Saved entries:
= = = =
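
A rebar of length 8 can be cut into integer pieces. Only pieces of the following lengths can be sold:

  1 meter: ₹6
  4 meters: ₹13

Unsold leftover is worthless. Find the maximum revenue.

Let r[k] be the best obtainable value from length k. For each k, try every first piece i and keep the best of price[i] + r[k−i].
r[1] = 6
r[2] = 12  (first piece 1, then r[1]=6)
r[3] = 18  (first piece 1, then r[2]=12)
r[4] = 24  (first piece 1, then r[3]=18)
r[5] = 30  (first piece 1, then r[4]=24)
r[6] = 36  (first piece 1, then r[5]=30)
r[7] = 42  (first piece 1, then r[6]=36)
r[8] = 48  (first piece 1, then r[7]=42)
One optimal cutting: 1 + 1 + 1 + 1 + 1 + 1 + 1 + 1 → ₹48.

48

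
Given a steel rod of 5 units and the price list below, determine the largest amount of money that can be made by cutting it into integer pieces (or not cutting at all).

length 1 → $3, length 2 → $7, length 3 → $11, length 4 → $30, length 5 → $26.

Build best[k] bottom-up: best[k] = max over allowed piece i of (p[i] + best[k−i]).
best[1] = 3
best[2] = 7
best[3] = 11
best[4] = 30
best[5] = 33  (first piece 1, then best[4]=30)
One optimal cutting: 4 + 1 → $30 + $3 = $33.

33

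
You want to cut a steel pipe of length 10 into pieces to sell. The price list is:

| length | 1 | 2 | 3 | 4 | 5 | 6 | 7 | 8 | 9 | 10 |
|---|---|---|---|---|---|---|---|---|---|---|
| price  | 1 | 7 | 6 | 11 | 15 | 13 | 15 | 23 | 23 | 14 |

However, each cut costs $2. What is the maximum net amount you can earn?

Build r[k] bottom-up: r[k] = max over allowed piece i of (p[i] + r[k−i]) − 2 per cut.
r[1] = 1
r[2] = 7
r[3] = 6  (first piece 1, then r[2]=7)
r[4] = 12  (first piece 2, then r[2]=7)
r[5] = 15
r[6] = 17  (first piece 2, then r[4]=12)
r[7] = 20  (first piece 2, then r[5]=15)
r[8] = 23
r[9] = 25  (first piece 2, then r[7]=20)
r[10] = 28  (first piece 2, then r[8]=23)
One optimal plan: pieces 8 + 2 (1 cut) → $30 − $2 = $28.

28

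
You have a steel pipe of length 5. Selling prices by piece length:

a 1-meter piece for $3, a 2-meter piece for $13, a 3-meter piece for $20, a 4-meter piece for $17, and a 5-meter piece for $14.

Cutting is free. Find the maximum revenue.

33

Consider every possible first cut. r[k] is the best of p[i]+r[k−i] over all sellable i≤k.
r[1] = 3
r[2] = 13
r[3] = 20
r[4] = 26  (first piece 2, then r[2]=13)
r[5] = 33  (first piece 2, then r[3]=20)
One optimal cutting: 3 + 2 → $20 + $13 = $33.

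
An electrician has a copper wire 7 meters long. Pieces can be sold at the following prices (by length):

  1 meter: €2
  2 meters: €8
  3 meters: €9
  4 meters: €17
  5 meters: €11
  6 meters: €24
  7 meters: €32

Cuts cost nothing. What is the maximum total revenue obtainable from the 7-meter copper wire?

32

Build R[k] bottom-up: R[k] = max over allowed piece i of (p[i] + R[k−i]).
R[1] = 2
R[2] = max(2+2, 8+0) = 8
R[3] = max(2+8, 8+2, 9+0) = 10
R[4] = max(2+10, 8+8, 9+2, 17+0) = 17
R[5] = max(2+17, 8+10, 9+8, 17+2, 11+0) = 19
R[6] = max(2+19, 8+17, 9+10, 17+8, 11+2, 24+0) = 25
R[7] = max(2+25, 8+19, 9+17, …, 24+2, 32+0) = 32
Best is to sell the whole 7-meter piece uncut for €32.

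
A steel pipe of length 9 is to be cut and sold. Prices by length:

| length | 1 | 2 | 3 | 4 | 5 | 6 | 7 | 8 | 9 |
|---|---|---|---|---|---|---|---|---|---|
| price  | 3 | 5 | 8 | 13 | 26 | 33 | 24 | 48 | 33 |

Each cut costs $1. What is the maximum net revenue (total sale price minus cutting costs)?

Consider every possible first cut. v[k] is the best of p[i]+v[k−i] over all sellable i≤k, charging 1 whenever i<k.
v[1] = 3
v[2] = max(3+3-1, 5+0) = 5
v[3] = max(3+5-1, 5+3-1, 8+0) = 8
v[4] = max(3+8-1, 5+5-1, 8+3-1, 13+0) = 13
v[5] = max(3+13-1, 5+8-1, 8+5-1, 13+3-1, 26+0) = 26
v[6] = max(3+26-1, 5+13-1, 8+8-1, 13+5-1, 26+3-1, 33+0) = 33
v[7] = max(3+33-1, 5+26-1, 8+13-1, …, 33+3-1, 24+0) = 35
v[8] = max(3+35-1, 5+33-1, 8+26-1, …, 24+3-1, 48+0) = 48
v[9] = max(3+48-1, 5+35-1, 8+33-1, …, 48+3-1, 33+0) = 50
One optimal plan: pieces 8 + 1 (1 cut) → $51 − $1 = $50.

50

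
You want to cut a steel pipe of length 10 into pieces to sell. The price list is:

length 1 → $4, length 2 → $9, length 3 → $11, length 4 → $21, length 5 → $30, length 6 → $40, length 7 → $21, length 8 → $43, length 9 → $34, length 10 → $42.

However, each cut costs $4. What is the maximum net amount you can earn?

57

Let r[k] be the best obtainable value from length k. For each k, try every first piece i and keep the best of price[i] + r[k−i] minus the 4 cut fee when i<k.
r[1] = 4
r[2] = max(4+4-4, 9+0) = 9
r[3] = max(4+9-4, 9+4-4, 11+0) = 11
r[4] = max(4+11-4, 9+9-4, 11+4-4, 21+0) = 21
r[5] = max(4+21-4, 9+11-4, 11+9-4, 21+4-4, 30+0) = 30
r[6] = max(4+30-4, 9+21-4, 11+11-4, 21+9-4, 30+4-4, 40+0) = 40
r[7] = max(4+40-4, 9+30-4, 11+21-4, …, 40+4-4, 21+0) = 40
r[8] = max(4+40-4, 9+40-4, 11+30-4, …, 21+4-4, 43+0) = 45
r[9] = max(4+45-4, 9+40-4, 11+40-4, …, 43+4-4, 34+0) = 47
r[10] = max(4+47-4, 9+45-4, 11+40-4, …, 34+4-4, 42+0) = 57
One optimal plan: pieces 6 + 4 (1 cut) → $61 − $4 = $57.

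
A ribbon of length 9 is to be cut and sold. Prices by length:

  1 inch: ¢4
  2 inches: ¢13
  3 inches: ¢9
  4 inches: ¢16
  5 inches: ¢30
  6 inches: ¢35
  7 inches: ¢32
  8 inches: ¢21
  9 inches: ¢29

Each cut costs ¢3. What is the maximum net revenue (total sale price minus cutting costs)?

50

Let net[k] be the best obtainable value from length k. For each k, try every first piece i and keep the best of price[i] + net[k−i] minus the 3 cut fee when i<k.
net[1] = 4
net[2] = 13
net[3] = 14  (first piece 1, then net[2]=13)
net[4] = 23  (first piece 2, then net[2]=13)
net[5] = 30
net[6] = 35
net[7] = 40  (first piece 2, then net[5]=30)
net[8] = 45  (first piece 2, then net[6]=35)
net[9] = 50  (first piece 2, then net[7]=40)
One optimal plan: pieces 5 + 2 + 2 (2 cuts) → ¢56 − ¢6 = ¢50.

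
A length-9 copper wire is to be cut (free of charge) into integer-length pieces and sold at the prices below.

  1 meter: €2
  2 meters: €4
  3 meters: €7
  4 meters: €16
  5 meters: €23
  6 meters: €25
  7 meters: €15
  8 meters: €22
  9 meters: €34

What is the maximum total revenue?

39

Consider every possible first cut. best[k] is the best of p[i]+best[k−i] over all sellable i≤k.
best[1] = 2
best[2] = max(2+2, 4+0) = 4
best[3] = max(2+4, 4+2, 7+0) = 7
best[4] = max(2+7, 4+4, 7+2, 16+0) = 16
best[5] = max(2+16, 4+7, 7+4, 16+2, 23+0) = 23
best[6] = max(2+23, 4+16, 7+7, 16+4, 23+2, 25+0) = 25
best[7] = max(2+25, 4+23, 7+16, …, 25+2, 15+0) = 27
best[8] = max(2+27, 4+25, 7+23, …, 15+2, 22+0) = 32
best[9] = max(2+32, 4+27, 7+25, …, 22+2, 34+0) = 39
One optimal cutting: 5 + 4 → €23 + €16 = €39.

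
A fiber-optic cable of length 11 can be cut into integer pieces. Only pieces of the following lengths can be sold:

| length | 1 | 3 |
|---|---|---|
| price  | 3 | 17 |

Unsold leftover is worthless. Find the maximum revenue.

Consider every possible first cut. f[k] is the best of p[i]+f[k−i] over all sellable i≤k.
f[1] = 3
f[2] = 6  (first piece 1, then f[1]=3)
f[3] = 17
f[4] = 20  (first piece 1, then f[3]=17)
f[5] = 23  (first piece 1, then f[4]=20)
f[6] = 34  (first piece 3, then f[3]=17)
f[7] = 37  (first piece 1, then f[6]=34)
f[8] = 40  (first piece 1, then f[7]=37)
f[9] = 51  (first piece 3, then f[6]=34)
f[10] = 54  (first piece 1, then f[9]=51)
f[11] = 57  (first piece 1, then f[10]=54)
One optimal cutting: 3 + 3 + 3 + 1 + 1 → $57.

57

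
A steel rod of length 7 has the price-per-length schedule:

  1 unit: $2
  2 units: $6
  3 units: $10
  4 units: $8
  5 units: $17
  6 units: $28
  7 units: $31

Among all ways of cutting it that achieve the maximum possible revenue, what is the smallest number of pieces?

Build r[k] bottom-up: r[k] = max over allowed piece i of (p[i] + r[k−i]).
r[1] = 2
r[2] = max(2+2, 6+0) = 6
r[3] = max(2+6, 6+2, 10+0) = 10
r[4] = max(2+10, 6+6, 10+2, 8+0) = 12
r[5] = max(2+12, 6+10, 10+6, 8+2, 17+0) = 17
r[6] = max(2+17, 6+12, 10+10, 8+6, 17+2, 28+0) = 28
r[7] = max(2+28, 6+17, 10+12, …, 28+2, 31+0) = 31
Maximum revenue is $31.
Now minimize piece count subject to staying optimal: for each k, pieces[k] = 1 + min over i with p[i]+r[k−i]=r[k] of pieces[k−i].
pieces[4] = 2
pieces[5] = 1
pieces[6] = 1
pieces[7] = 1

1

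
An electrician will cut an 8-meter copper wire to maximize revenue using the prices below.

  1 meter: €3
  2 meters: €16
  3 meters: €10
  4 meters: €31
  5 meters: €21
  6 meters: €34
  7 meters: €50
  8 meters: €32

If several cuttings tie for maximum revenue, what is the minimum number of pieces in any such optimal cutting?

4

Build r[k] bottom-up: r[k] = max over allowed piece i of (p[i] + r[k−i]).
r[1] = 3
r[2] = 16
r[3] = 19  (first piece 1, then r[2]=16)
r[4] = 32  (first piece 2, then r[2]=16)
r[5] = 35  (first piece 1, then r[4]=32)
r[6] = 48  (first piece 2, then r[4]=32)
r[7] = 51  (first piece 1, then r[6]=48)
r[8] = 64  (first piece 2, then r[6]=48)
Maximum revenue is €64.
Now minimize piece count subject to staying optimal: for each k, pieces[k] = 1 + min over i with p[i]+r[k−i]=r[k] of pieces[k−i].
pieces[5] = 3
pieces[6] = 3
pieces[7] = 4
pieces[8] = 4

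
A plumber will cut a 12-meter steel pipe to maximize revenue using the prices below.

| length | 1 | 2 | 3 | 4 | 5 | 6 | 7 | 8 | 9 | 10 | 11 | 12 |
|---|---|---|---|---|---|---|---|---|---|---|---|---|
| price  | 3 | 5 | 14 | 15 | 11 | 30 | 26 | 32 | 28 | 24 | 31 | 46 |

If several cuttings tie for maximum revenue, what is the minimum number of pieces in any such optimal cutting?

2

Let r[k] be the best obtainable value from length k. For each k, try every first piece i and keep the best of price[i] + r[k−i].
r[1] = 3
r[2] = 6  (first piece 1, then r[1]=3)
r[3] = 14
r[4] = 17  (first piece 1, then r[3]=14)
r[5] = 20  (first piece 1, then r[4]=17)
r[6] = 30
r[7] = 33  (first piece 1, then r[6]=30)
r[8] = 36  (first piece 1, then r[7]=33)
r[9] = 44  (first piece 3, then r[6]=30)
r[10] = 47  (first piece 1, then r[9]=44)
r[11] = 50  (first piece 1, then r[10]=47)
r[12] = 60  (first piece 6, then r[6]=30)
Maximum revenue is $60.
Now minimize piece count subject to staying optimal: for each k, pieces[k] = 1 + min over i with p[i]+r[k−i]=r[k] of pieces[k−i].
pieces[9] = 2
pieces[10] = 3
pieces[11] = 4
pieces[12] = 2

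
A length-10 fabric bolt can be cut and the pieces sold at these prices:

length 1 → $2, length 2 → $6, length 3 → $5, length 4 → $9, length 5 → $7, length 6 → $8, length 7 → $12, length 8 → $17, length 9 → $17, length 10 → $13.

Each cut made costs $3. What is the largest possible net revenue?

Let r[k] be the best obtainable value from length k. For each k, try every first piece i and keep the best of price[i] + r[k−i] minus the 3 cut fee when i<k.
r[1] = 2
r[2] = 6
r[3] = 5  (first piece 1, then r[2]=6)
r[4] = 9  (first piece 2, then r[2]=6)
r[5] = 8  (first piece 1, then r[4]=9)
r[6] = 12  (first piece 2, then r[4]=9)
r[7] = 12
r[8] = 17
r[9] = 17
r[10] = 20  (first piece 2, then r[8]=17)
One optimal plan: pieces 8 + 2 (1 cut) → $23 − $3 = $20.

20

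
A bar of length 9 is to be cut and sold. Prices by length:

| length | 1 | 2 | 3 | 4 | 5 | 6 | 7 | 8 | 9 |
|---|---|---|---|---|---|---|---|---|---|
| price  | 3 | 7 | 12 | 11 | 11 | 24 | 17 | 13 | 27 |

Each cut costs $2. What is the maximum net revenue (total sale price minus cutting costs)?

Consider every possible first cut. r[k] is the best of p[i]+r[k−i] over all sellable i≤k, charging 2 whenever i<k.
r[1] = 3
r[2] = 7
r[3] = 12
r[4] = 13  (first piece 1, then r[3]=12)
r[5] = 17  (first piece 2, then r[3]=12)
r[6] = 24
r[7] = 25  (first piece 1, then r[6]=24)
r[8] = 29  (first piece 2, then r[6]=24)
r[9] = 34  (first piece 3, then r[6]=24)
One optimal plan: pieces 6 + 3 (1 cut) → $36 − $2 = $34.

34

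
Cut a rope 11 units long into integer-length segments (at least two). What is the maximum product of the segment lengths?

54

Fill P[k] for k=2..11: at each k try every first piece i and multiply by the better of (k−i) uncut or P[k−i].
Small cases: P[2]=1, P[3]=2, P[4]=4.
P[5] = 2*max(3,2) = 2*3 = 6
P[6] = 3*max(3,2) = 3*3 = 9
P[7] = 2*max(5,6) = 2*6 = 12
P[8] = 2*max(6,9) = 2*9 = 18
P[9] = 3*max(6,9) = 3*9 = 27
P[10] = 2*max(8,18) = 2*18 = 36
P[11] = 2*max(9,27) = 2*27 = 54
One optimal split: 3 + 3 + 3 + 2; product 3*3*3*2 = 54.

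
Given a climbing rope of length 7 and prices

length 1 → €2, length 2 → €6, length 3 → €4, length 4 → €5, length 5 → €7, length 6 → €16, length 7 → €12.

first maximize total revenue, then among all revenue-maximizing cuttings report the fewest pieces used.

Consider every possible first cut. r[k] is the best of p[i]+r[k−i] over all sellable i≤k.
r[1] = 2
r[2] = 6
r[3] = 8  (first piece 1, then r[2]=6)
r[4] = 12  (first piece 2, then r[2]=6)
r[5] = 14  (first piece 1, then r[4]=12)
r[6] = 18  (first piece 2, then r[4]=12)
r[7] = 20  (first piece 1, then r[6]=18)
Maximum revenue is €20.
Now minimize piece count subject to staying optimal: for each k, pieces[k] = 1 + min over i with p[i]+r[k−i]=r[k] of pieces[k−i].
pieces[4] = 2
pieces[5] = 3
pieces[6] = 3
pieces[7] = 4

4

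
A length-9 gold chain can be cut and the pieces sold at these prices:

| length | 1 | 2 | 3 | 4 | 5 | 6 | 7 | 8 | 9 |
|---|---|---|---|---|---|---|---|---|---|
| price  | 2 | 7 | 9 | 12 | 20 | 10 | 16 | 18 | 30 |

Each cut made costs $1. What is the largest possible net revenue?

32

Let v[k] be the best obtainable value from length k. For each k, try every first piece i and keep the best of price[i] + v[k−i] minus the 1 cut fee when i<k.
v[1] = 2
v[2] = max(2+2-1, 7+0) = 7
v[3] = max(2+7-1, 7+2-1, 9+0) = 9
v[4] = max(2+9-1, 7+7-1, 9+2-1, 12+0) = 13
v[5] = max(2+13-1, 7+9-1, 9+7-1, 12+2-1, 20+0) = 20
v[6] = max(2+20-1, 7+13-1, 9+9-1, 12+7-1, 20+2-1, 10+0) = 21
v[7] = max(2+21-1, 7+20-1, 9+13-1, …, 10+2-1, 16+0) = 26
v[8] = max(2+26-1, 7+21-1, 9+20-1, …, 16+2-1, 18+0) = 28
v[9] = max(2+28-1, 7+26-1, 9+21-1, …, 18+2-1, 30+0) = 32
One optimal plan: pieces 5 + 2 + 2 (2 cuts) → $34 − $2 = $32.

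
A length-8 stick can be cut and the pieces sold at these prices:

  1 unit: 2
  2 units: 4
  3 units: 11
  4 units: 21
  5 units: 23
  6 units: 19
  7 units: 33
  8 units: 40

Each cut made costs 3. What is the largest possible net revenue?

40

Build v[k] bottom-up: v[k] = max over allowed piece i of (p[i] + v[k−i]) − 3 per cut.
v[1] = 2
v[2] = 4
v[3] = 11
v[4] = 21
v[5] = 23
v[6] = 22  (first piece 1, then v[5]=23)
v[7] = 33
v[8] = 40
Best is to make no cuts and sell whole for 40.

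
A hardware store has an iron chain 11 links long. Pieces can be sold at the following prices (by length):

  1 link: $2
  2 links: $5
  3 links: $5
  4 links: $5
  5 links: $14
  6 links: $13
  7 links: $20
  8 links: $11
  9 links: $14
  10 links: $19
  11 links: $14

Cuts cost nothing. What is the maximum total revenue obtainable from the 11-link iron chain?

Build v[k] bottom-up: v[k] = max over allowed piece i of (p[i] + v[k−i]).
v[1] = 2
v[2] = 5
v[3] = 7  (first piece 1, then v[2]=5)
v[4] = 10  (first piece 2, then v[2]=5)
v[5] = 14
v[6] = 16  (first piece 1, then v[5]=14)
v[7] = 20
v[8] = 22  (first piece 1, then v[7]=20)
v[9] = 25  (first piece 2, then v[7]=20)
v[10] = 28  (first piece 5, then v[5]=14)
v[11] = 30  (first piece 1, then v[10]=28)
One optimal cutting: 5 + 5 + 1 → $14 + $14 + $2 = $30.

30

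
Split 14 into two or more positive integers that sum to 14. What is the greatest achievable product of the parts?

162

Let g[k] be the best product for length k (with at least one cut). For each first piece i, the rest contributes max(k−i, g[k−i]).
g[2] = 1*max(1,0) = 1*1 = 1
g[3] = max(1*2, 2*1) = 2
g[4] = max(1*3, 2*2, 3*1) = 4
g[5] = max(1*4, 2*3, 3*2, 4*1) = 6
g[6] = max(1*6, 2*4, 3*3, 4*2, 5*1) = 9
g[7] = max(1*9, 2*6, 3*4, 4*3, 5*2, 6*1) = 12
g[8] = max(1*12, 2*9, 3*6, …, 6*2, 7*1) = 18
g[9] = max(1*18, 2*12, 3*9, …, 7*2, 8*1) = 27
g[10] = max(1*27, 2*18, 3*12, …, 8*2, 9*1) = 36
g[11] = max(1*36, 2*27, 3*18, …, 9*2, 10*1) = 54
g[12] = max(1*54, 2*36, 3*27, …, 10*2, 11*1) = 81
g[13] = max(1*81, 2*54, 3*36, …, 11*2, 12*1) = 108
g[14] = max(1*108, 2*81, 3*54, …, 12*2, 13*1) = 162
One optimal split: 3 + 3 + 3 + 3 + 2; product 3*3*3*3*2 = 162.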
= = = =
> **Requirement**
Respond with one number, namely the count of lines in the entries above that hold the word "following".

> **Solution**
4